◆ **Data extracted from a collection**

==============================

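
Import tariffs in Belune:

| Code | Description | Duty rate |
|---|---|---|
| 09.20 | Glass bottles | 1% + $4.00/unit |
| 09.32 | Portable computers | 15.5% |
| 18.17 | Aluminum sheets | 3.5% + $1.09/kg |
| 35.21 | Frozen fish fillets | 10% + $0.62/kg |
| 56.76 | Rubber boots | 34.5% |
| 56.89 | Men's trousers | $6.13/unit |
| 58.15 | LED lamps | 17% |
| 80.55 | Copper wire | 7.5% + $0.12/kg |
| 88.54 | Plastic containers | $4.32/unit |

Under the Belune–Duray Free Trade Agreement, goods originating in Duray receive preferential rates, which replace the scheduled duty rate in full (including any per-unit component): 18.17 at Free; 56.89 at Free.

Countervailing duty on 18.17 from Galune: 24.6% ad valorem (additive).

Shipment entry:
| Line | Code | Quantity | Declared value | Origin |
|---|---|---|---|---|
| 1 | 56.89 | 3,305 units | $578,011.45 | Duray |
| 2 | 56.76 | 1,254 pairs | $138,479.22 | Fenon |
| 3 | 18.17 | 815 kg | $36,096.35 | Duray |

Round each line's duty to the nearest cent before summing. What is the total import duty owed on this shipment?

$47,775.33

Line 1 (56.89, Duray, 3,305 units, $578,011.45):
Base rate for 56.89 is $6.13/unit.
Origin Duray qualifies under the Belune–Duray agreement and 56.89 is covered: preferential rate Free applies instead.
Duty = $578,011.45 × 0% = $0.00.
Line 2 (56.76, Fenon, 1,254 pairs, $138,479.22):
Base rate for 56.76 is 34.5%.
Duty = $138,479.22 × 34.5% = $47,775.33.
Line 3 (18.17, Duray, 815 kg, $36,096.35):
Base rate for 18.17 is 3.5% + $1.09/kg.
Origin Duray qualifies under the Belune–Duray agreement and 18.17 is covered: preferential rate Free applies instead.
The additional-duty order on 18.17 targets Galune, not Duray; it does not apply.
Duty = $36,096.35 × 0% = $0.00.
Total = $0.00 + $47,775.33 + $0.00 = $47,775.33.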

==============================

Find "Code" in the data above. Report each line where it appears.

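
| Code | Description | Duty rate |
| Line | Code | Quantity | Declared value | Origin |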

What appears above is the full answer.